══ DATASET CONTENT ══

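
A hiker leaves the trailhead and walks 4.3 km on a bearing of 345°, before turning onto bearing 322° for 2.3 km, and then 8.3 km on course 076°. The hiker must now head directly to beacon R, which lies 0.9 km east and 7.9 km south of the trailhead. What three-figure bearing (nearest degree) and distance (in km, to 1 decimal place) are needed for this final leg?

Leg 1 (345°, 4.3 km): east 4.3 sin 345° = -1.11, north 4.3 cos 345° = 4.15
Leg 2 (322°, 2.3 km): east 2.3 sin 322° = -1.42, north 2.3 cos 322° = 1.81
Leg 3 (076°, 8.3 km): east 8.3 sin 76° = 8.05, north 8.3 cos 76° = 2.01
Current position: (5.52, 7.97). Target: (0.9, -7.9). Remaining: Δeast = -4.62, Δnorth = -15.87.
Bearing = atan2(-4.62, -15.87) mod 360° = 196.24°; distance = √((-4.62)² + (-15.87)²) = 16.534 km.

196°, 16.5 km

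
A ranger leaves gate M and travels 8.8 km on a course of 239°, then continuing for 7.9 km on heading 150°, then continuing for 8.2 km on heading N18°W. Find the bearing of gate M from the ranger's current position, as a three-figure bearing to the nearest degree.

Leg 1 (239°, 8.8 km): east 8.8 sin 239° = -7.54, north 8.8 cos 239° = -4.53
Leg 2 (150°, 7.9 km): east 7.9 sin 150° = 3.95, north 7.9 cos 150° = -6.84
Leg 3 (N18°W, 8.2 km): east 8.2 sin 342° = -2.53, north 8.2 cos 342° = 7.80
Net displacement: -6.13 east, -3.58 north. Direction back to start is (6.13, 3.58): bearing = atan2(6.13, 3.58) mod 360° = 59.74° ≈ 060°.

060°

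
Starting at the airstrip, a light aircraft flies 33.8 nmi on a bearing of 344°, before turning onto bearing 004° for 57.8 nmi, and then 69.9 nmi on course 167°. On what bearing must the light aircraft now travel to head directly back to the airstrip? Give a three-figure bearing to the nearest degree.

Leg 1 (344°, 33.8 nmi): east 33.8 sin 344° = -9.32, north 33.8 cos 344° = 32.49
Leg 2 (004°, 57.8 nmi): east 57.8 sin 4° = 4.03, north 57.8 cos 4° = 57.66
Leg 3 (167°, 69.9 nmi): east 69.9 sin 167° = 15.72, north 69.9 cos 167° = -68.11
Net displacement: 10.44 east, 22.04 north. Direction back to start is (-10.44, -22.04): bearing = atan2(-10.44, -22.04) mod 360° = 205.34° ≈ 205°.

205°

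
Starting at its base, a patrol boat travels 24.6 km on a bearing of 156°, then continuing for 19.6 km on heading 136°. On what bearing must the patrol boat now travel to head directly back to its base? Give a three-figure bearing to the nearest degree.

327°

Leg 1 (156°, 24.6 km): east 24.6 sin 156° = 10.01, north 24.6 cos 156° = -22.47
Leg 2 (136°, 19.6 km): east 19.6 sin 136° = 13.62, north 19.6 cos 136° = -14.10
Net displacement: 23.62 east, -36.57 north. Direction back to start is (-23.62, 36.57): bearing = atan2(-23.62, 36.57) mod 360° = 327.14° ≈ 327°.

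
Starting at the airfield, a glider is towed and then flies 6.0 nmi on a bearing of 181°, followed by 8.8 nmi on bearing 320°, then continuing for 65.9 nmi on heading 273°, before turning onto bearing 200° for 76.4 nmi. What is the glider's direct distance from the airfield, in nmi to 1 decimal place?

Leg 1 (181°, 6.0 nmi): east 6.0 sin 181° = -0.10, north 6.0 cos 181° = -6.00
Leg 2 (320°, 8.8 nmi): east 8.8 sin 320° = -5.66, north 8.8 cos 320° = 6.74
Leg 3 (273°, 65.9 nmi): east 65.9 sin 273° = -65.81, north 65.9 cos 273° = 3.45
Leg 4 (200°, 76.4 nmi): east 76.4 sin 200° = -26.13, north 76.4 cos 200° = -71.79
Net: -97.70 east, -67.60 north. Distance = √((-97.70)² + (-67.60)²) = 118.809 nmi.

118.8 nmi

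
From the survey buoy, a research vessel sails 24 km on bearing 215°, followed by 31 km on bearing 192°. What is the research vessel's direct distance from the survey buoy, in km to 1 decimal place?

53.9 km

Leg 1 (215°, 24 km): east 24 sin 215° = -13.77, north 24 cos 215° = -19.66
Leg 2 (192°, 31 km): east 31 sin 192° = -6.45, north 31 cos 192° = -30.32
Net: -20.21 east, -49.98 north. Distance = √((-20.21)² + (-49.98)²) = 53.914 km.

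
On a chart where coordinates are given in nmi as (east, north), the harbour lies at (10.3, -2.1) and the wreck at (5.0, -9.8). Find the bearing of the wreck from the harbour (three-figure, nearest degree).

Δeast = 5.0 − 10.3 = -5.30; Δnorth = -9.8 − -2.1 = -7.70.
Bearing = atan2(Δeast, Δnorth) mod 360° = 214.54° ≈ 215°.

215°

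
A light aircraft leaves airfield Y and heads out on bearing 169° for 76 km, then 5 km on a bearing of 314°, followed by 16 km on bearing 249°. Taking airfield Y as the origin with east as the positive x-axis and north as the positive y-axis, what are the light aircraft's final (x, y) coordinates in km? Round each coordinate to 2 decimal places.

Leg 1 (169°, 76 km): east 76 sin 169° = 14.50, north 76 cos 169° = -74.60
Leg 2 (314°, 5 km): east 5 sin 314° = -3.60, north 5 cos 314° = 3.47
Leg 3 (249°, 16 km): east 16 sin 249° = -14.94, north 16 cos 249° = -5.73
Summing: -4.03 km east, -76.86 km north → (-4.03, -76.86).

(-4.03, -76.86)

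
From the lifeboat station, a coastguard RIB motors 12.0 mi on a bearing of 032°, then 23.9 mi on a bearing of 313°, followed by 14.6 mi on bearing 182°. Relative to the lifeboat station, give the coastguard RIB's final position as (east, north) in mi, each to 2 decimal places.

Leg 1 (032°, 12.0 mi): east 12.0 sin 32° = 6.36, north 12.0 cos 32° = 10.18
Leg 2 (313°, 23.9 mi): east 23.9 sin 313° = -17.48, north 23.9 cos 313° = 16.30
Leg 3 (182°, 14.6 mi): east 14.6 sin 182° = -0.51, north 14.6 cos 182° = -14.59
Summing: -11.63 mi east, 11.89 mi north → (-11.63, 11.89).

(-11.63, 11.89)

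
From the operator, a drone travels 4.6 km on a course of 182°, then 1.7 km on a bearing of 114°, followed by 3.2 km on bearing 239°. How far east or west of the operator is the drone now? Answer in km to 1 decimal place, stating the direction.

Leg 1 (182°, 4.6 km): east 4.6 sin 182° = -0.16, north 4.6 cos 182° = -4.60
Leg 2 (114°, 1.7 km): east 1.7 sin 114° = 1.55, north 1.7 cos 114° = -0.69
Leg 3 (239°, 3.2 km): east 3.2 sin 239° = -2.74, north 3.2 cos 239° = -1.65
Net east component: -1.35 km.

1.4 km west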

═══

> _WHAT THE TASK REQUIRES_
Copy out all the entries shown above, character for character.

> _TASK SOLUTION_
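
A hiker leaves the trailhead and walks 4.3 km on a bearing of 345°, before turning onto bearing 322° for 2.3 km, and then 8.3 km on course 076°. The hiker must now head directly to beacon R, which lies 0.9 km east and 7.9 km south of the trailhead. What three-figure bearing (nearest degree) and distance (in km, to 1 decimal place) are needed for this final leg?

Leg 1 (345°, 4.3 km): east 4.3 sin 345° = -1.11, north 4.3 cos 345° = 4.15
Leg 2 (322°, 2.3 km): east 2.3 sin 322° = -1.42, north 2.3 cos 322° = 1.81
Leg 3 (076°, 8.3 km): east 8.3 sin 76° = 8.05, north 8.3 cos 76° = 2.01
Current position: (5.52, 7.97). Target: (0.9, -7.9). Remaining: Δeast = -4.62, Δnorth = -15.87.
Bearing = atan2(-4.62, -15.87) mod 360° = 196.24°; distance = √((-4.62)² + (-15.87)²) = 16.534 km.

196°, 16.5 km

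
A ranger leaves gate M and travels 8.8 km on a course of 239°, then continuing for 7.9 km on heading 150°, then continuing for 8.2 km on heading N18°W. Find the bearing of gate M from the ranger's current position, as a three-figure bearing to the nearest degree.

Leg 1 (239°, 8.8 km): east 8.8 sin 239° = -7.54, north 8.8 cos 239° = -4.53
Leg 2 (150°, 7.9 km): east 7.9 sin 150° = 3.95, north 7.9 cos 150° = -6.84
Leg 3 (N18°W, 8.2 km): east 8.2 sin 342° = -2.53, north 8.2 cos 342° = 7.80
Net displacement: -6.13 east, -3.58 north. Direction back to start is (6.13, 3.58): bearing = atan2(6.13, 3.58) mod 360° = 59.74° ≈ 060°.

060°

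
Starting at the airstrip, a light aircraft flies 33.8 nmi on a bearing of 344°, before turning onto bearing 004° for 57.8 nmi, and then 69.9 nmi on course 167°. On what bearing must the light aircraft now travel to head directly back to the airstrip? Give a three-figure bearing to the nearest degree.

Leg 1 (344°, 33.8 nmi): east 33.8 sin 344° = -9.32, north 33.8 cos 344° = 32.49
Leg 2 (004°, 57.8 nmi): east 57.8 sin 4° = 4.03, north 57.8 cos 4° = 57.66
Leg 3 (167°, 69.9 nmi): east 69.9 sin 167° = 15.72, north 69.9 cos 167° = -68.11
Net displacement: 10.44 east, 22.04 north. Direction back to start is (-10.44, -22.04): bearing = atan2(-10.44, -22.04) mod 360° = 205.34° ≈ 205°.

205°

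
Starting at its base, a patrol boat travels 24.6 km on a bearing of 156°, then continuing for 19.6 km on heading 136°. On what bearing must the patrol boat now travel to head directly back to its base? Give a three-figure bearing to the nearest degree.

327°

Leg 1 (156°, 24.6 km): east 24.6 sin 156° = 10.01, north 24.6 cos 156° = -22.47
Leg 2 (136°, 19.6 km): east 19.6 sin 136° = 13.62, north 19.6 cos 136° = -14.10
Net displacement: 23.62 east, -36.57 north. Direction back to start is (-23.62, 36.57): bearing = atan2(-23.62, 36.57) mod 360° = 327.14° ≈ 327°.

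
Starting at the airfield, a glider is towed and then flies 6.0 nmi on a bearing of 181°, followed by 8.8 nmi on bearing 320°, then continuing for 65.9 nmi on heading 273°, before turning onto bearing 200° for 76.4 nmi. What is the glider's direct distance from the airfield, in nmi to 1 decimal place?

Leg 1 (181°, 6.0 nmi): east 6.0 sin 181° = -0.10, north 6.0 cos 181° = -6.00
Leg 2 (320°, 8.8 nmi): east 8.8 sin 320° = -5.66, north 8.8 cos 320° = 6.74
Leg 3 (273°, 65.9 nmi): east 65.9 sin 273° = -65.81, north 65.9 cos 273° = 3.45
Leg 4 (200°, 76.4 nmi): east 76.4 sin 200° = -26.13, north 76.4 cos 200° = -71.79
Net: -97.70 east, -67.60 north. Distance = √((-97.70)² + (-67.60)²) = 118.809 nmi.

118.8 nmi

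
From the survey buoy, a research vessel sails 24 km on bearing 215°, followed by 31 km on bearing 192°. What is the research vessel's direct distance from the survey buoy, in km to 1 decimal place?

53.9 km

Leg 1 (215°, 24 km): east 24 sin 215° = -13.77, north 24 cos 215° = -19.66
Leg 2 (192°, 31 km): east 31 sin 192° = -6.45, north 31 cos 192° = -30.32
Net: -20.21 east, -49.98 north. Distance = √((-20.21)² + (-49.98)²) = 53.914 km.

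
On a chart where coordinates are given in nmi as (east, north), the harbour lies at (10.3, -2.1) and the wreck at (5.0, -9.8). Find the bearing of the wreck from the harbour (three-figure, nearest degree).

Δeast = 5.0 − 10.3 = -5.30; Δnorth = -9.8 − -2.1 = -7.70.
Bearing = atan2(Δeast, Δnorth) mod 360° = 214.54° ≈ 215°.

215°

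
A light aircraft leaves airfield Y and heads out on bearing 169° for 76 km, then 5 km on a bearing of 314°, followed by 16 km on bearing 249°. Taking airfield Y as the origin with east as the positive x-axis and north as the positive y-axis, what are the light aircraft's final (x, y) coordinates in km? Round each coordinate to 2 decimal places.

Leg 1 (169°, 76 km): east 76 sin 169° = 14.50, north 76 cos 169° = -74.60
Leg 2 (314°, 5 km): east 5 sin 314° = -3.60, north 5 cos 314° = 3.47
Leg 3 (249°, 16 km): east 16 sin 249° = -14.94, north 16 cos 249° = -5.73
Summing: -4.03 km east, -76.86 km north → (-4.03, -76.86).

(-4.03, -76.86)

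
From the lifeboat station, a coastguard RIB motors 12.0 mi on a bearing of 032°, then 23.9 mi on a bearing of 313°, followed by 14.6 mi on bearing 182°. Relative to the lifeboat station, give the coastguard RIB's final position as (east, north) in mi, each to 2 decimal places.

Leg 1 (032°, 12.0 mi): east 12.0 sin 32° = 6.36, north 12.0 cos 32° = 10.18
Leg 2 (313°, 23.9 mi): east 23.9 sin 313° = -17.48, north 23.9 cos 313° = 16.30
Leg 3 (182°, 14.6 mi): east 14.6 sin 182° = -0.51, north 14.6 cos 182° = -14.59
Summing: -11.63 mi east, 11.89 mi north → (-11.63, 11.89).

(-11.63, 11.89)

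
From the operator, a drone travels 4.6 km on a course of 182°, then 1.7 km on a bearing of 114°, followed by 3.2 km on bearing 239°. How far east or west of the operator is the drone now? Answer in km to 1 decimal place, stating the direction.

Leg 1 (182°, 4.6 km): east 4.6 sin 182° = -0.16, north 4.6 cos 182° = -4.60
Leg 2 (114°, 1.7 km): east 1.7 sin 114° = 1.55, north 1.7 cos 114° = -0.69
Leg 3 (239°, 3.2 km): east 3.2 sin 239° = -2.74, north 3.2 cos 239° = -1.65
Net east component: -1.35 km.

1.4 km west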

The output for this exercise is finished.